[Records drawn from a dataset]
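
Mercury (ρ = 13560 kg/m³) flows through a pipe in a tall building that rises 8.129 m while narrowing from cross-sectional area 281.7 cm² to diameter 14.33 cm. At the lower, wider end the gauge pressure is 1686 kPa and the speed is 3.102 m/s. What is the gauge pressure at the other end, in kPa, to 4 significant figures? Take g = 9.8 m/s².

Mass conservation (A₁v₁ = A₂v₂) gives v₂ = 3.102 × 281.7/161.3 = 5.418 m/s.
Energy conservation along the streamline gives P₂ = P₁ − ½ρ(v₂² − v₁²) − ρg(h₂ − h₁).
P₂ = 1686000 + ½·13560·(3.102² − 5.418²) − 13560·9.8·(+8.129) = 1686000 + (-133800) − (1080000) = 472000 Pa.

P₂ ≈ 472.0 kPa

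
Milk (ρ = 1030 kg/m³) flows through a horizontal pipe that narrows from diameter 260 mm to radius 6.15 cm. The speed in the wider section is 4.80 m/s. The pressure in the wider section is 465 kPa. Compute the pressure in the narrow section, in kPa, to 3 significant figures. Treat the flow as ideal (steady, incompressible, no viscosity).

P₂ ≈ 240 kPa

The volume flow rate is constant, so v₂ = (A₁/A₂)v₁ = (531/119)·4.80 = 21.4 m/s.
The pipe is horizontal, so Bernoulli reduces to P₁ + ½ρv₁² = P₂ + ½ρv₂².
P₂ = P₁ − ½ρ(v₂² − v₁²) = 465000 − ½·1030·(21.4² − 4.80²) = 465000 − 225000 = 240000 Pa.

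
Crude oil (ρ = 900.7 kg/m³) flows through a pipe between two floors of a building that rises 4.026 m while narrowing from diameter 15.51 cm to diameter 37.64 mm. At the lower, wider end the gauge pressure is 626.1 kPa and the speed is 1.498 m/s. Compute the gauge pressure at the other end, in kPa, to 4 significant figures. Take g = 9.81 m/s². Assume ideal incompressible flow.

P₂ ≈ 300.2 kPa

By continuity, v₂ = v₁·A₁/A₂ = 1.498·(188.9/11.13) = 25.44 m/s.
Bernoulli: P₁ + ½ρv₁² + ρg h₁ = P₂ + ½ρv₂² + ρg h₂, so P₂ = P₁ + ½ρ(v₁² − v₂²) − ρg(h₂ − h₁).
P₂ = 626100 + ½·900.7·(1.498² − 25.44²) − 900.7·9.81·(+4.026) = 626100 + (-290300) − (35570) = 300200 Pa.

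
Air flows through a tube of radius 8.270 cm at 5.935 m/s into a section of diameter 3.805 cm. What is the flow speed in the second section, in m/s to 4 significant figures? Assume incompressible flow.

v₂ = 112.1 m/s

Continuity gives A₁v₁ = A₂v₂, so v₂ = (214.9 cm²)/(11.37 cm²) × 5.935 m/s = 112.1 m/s.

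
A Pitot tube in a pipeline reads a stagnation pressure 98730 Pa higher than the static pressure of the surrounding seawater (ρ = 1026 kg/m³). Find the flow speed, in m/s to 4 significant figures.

Bernoulli between the free stream and the stagnation point: ½ρv² = P_stag − P_static.
v = √(2ΔP/ρ) = √(2·98730/1026) = 13.87 m/s.

13.87 m/s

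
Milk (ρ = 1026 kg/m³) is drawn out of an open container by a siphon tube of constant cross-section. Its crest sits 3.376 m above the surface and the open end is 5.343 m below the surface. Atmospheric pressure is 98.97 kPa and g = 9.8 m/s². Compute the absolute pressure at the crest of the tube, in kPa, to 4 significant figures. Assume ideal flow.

P_top ≈ 11.30 kPa

Bernoulli surface→outlet gives ½v² = g·h_out, so v = √(2·9.8·5.343) = 10.23 m/s.
The bore is uniform, so the speed at the crest is the same v. Bernoulli surface→crest: P_atm = P_top + ½ρv² + ρg·h_top.
P_top = 98970 − ½·1026·10.23² − 1026·9.8·3.376 = 11300 Pa.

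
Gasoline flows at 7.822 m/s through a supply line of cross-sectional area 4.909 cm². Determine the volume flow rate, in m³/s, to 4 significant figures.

Q = A·v = 0.0004909 m² × 7.822 m/s = 0.003840 m³/s.

Q ≈ 0.003840 m³/s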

[Activity]
Go through the records and print each one exactly.

[Task solution]
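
Mercury (ρ = 13560 kg/m³) flows through a pipe in a tall building that rises 8.129 m while narrowing from cross-sectional area 281.7 cm² to diameter 14.33 cm. At the lower, wider end the gauge pressure is 1686 kPa and the speed is 3.102 m/s. What is the gauge pressure at the other end, in kPa, to 4 significant figures? Take g = 9.8 m/s².

Mass conservation (A₁v₁ = A₂v₂) gives v₂ = 3.102 × 281.7/161.3 = 5.418 m/s.
Energy conservation along the streamline gives P₂ = P₁ − ½ρ(v₂² − v₁²) − ρg(h₂ − h₁).
P₂ = 1686000 + ½·13560·(3.102² − 5.418²) − 13560·9.8·(+8.129) = 1686000 + (-133800) − (1080000) = 472000 Pa.

P₂ ≈ 472.0 kPa

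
Milk (ρ = 1030 kg/m³) flows through a horizontal pipe that narrows from diameter 260 mm to radius 6.15 cm. The speed in the wider section is 4.80 m/s. The pressure in the wider section is 465 kPa. Compute the pressure in the narrow section, in kPa, to 3 significant figures. Treat the flow as ideal (steady, incompressible, no viscosity).

P₂ ≈ 240 kPa

The volume flow rate is constant, so v₂ = (A₁/A₂)v₁ = (531/119)·4.80 = 21.4 m/s.
The pipe is horizontal, so Bernoulli reduces to P₁ + ½ρv₁² = P₂ + ½ρv₂².
P₂ = P₁ − ½ρ(v₂² − v₁²) = 465000 − ½·1030·(21.4² − 4.80²) = 465000 − 225000 = 240000 Pa.

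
Crude oil (ρ = 900.7 kg/m³) flows through a pipe between two floors of a building that rises 4.026 m while narrowing from diameter 15.51 cm to diameter 37.64 mm. At the lower, wider end the gauge pressure is 626.1 kPa and the speed is 1.498 m/s. Compute the gauge pressure at the other end, in kPa, to 4 significant figures. Take g = 9.81 m/s². Assume ideal incompressible flow.

P₂ ≈ 300.2 kPa

By continuity, v₂ = v₁·A₁/A₂ = 1.498·(188.9/11.13) = 25.44 m/s.
Bernoulli: P₁ + ½ρv₁² + ρg h₁ = P₂ + ½ρv₂² + ρg h₂, so P₂ = P₁ + ½ρ(v₁² − v₂²) − ρg(h₂ − h₁).
P₂ = 626100 + ½·900.7·(1.498² − 25.44²) − 900.7·9.81·(+4.026) = 626100 + (-290300) − (35570) = 300200 Pa.

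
Air flows through a tube of radius 8.270 cm at 5.935 m/s into a section of diameter 3.805 cm. What is the flow speed in the second section, in m/s to 4 significant figures? Assume incompressible flow.

v₂ = 112.1 m/s

Continuity gives A₁v₁ = A₂v₂, so v₂ = (214.9 cm²)/(11.37 cm²) × 5.935 m/s = 112.1 m/s.

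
A Pitot tube in a pipeline reads a stagnation pressure 98730 Pa higher than the static pressure of the surrounding seawater (ρ = 1026 kg/m³). Find the flow speed, in m/s to 4 significant figures.

Bernoulli between the free stream and the stagnation point: ½ρv² = P_stag − P_static.
v = √(2ΔP/ρ) = √(2·98730/1026) = 13.87 m/s.

13.87 m/s

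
Milk (ρ = 1026 kg/m³) is drawn out of an open container by a siphon tube of constant cross-section. Its crest sits 3.376 m above the surface and the open end is 5.343 m below the surface. Atmospheric pressure is 98.97 kPa and g = 9.8 m/s². Compute the absolute pressure at the crest of the tube, in kPa, to 4 significant figures. Assume ideal flow.

P_top ≈ 11.30 kPa

Bernoulli surface→outlet gives ½v² = g·h_out, so v = √(2·9.8·5.343) = 10.23 m/s.
The bore is uniform, so the speed at the crest is the same v. Bernoulli surface→crest: P_atm = P_top + ½ρv² + ρg·h_top.
P_top = 98970 − ½·1026·10.23² − 1026·9.8·3.376 = 11300 Pa.

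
Gasoline flows at 7.822 m/s through a supply line of cross-sectional area 4.909 cm². Determine the volume flow rate, in m³/s, to 4 significant figures.

Q = A·v = 0.0004909 m² × 7.822 m/s = 0.003840 m³/s.

Q ≈ 0.003840 m³/s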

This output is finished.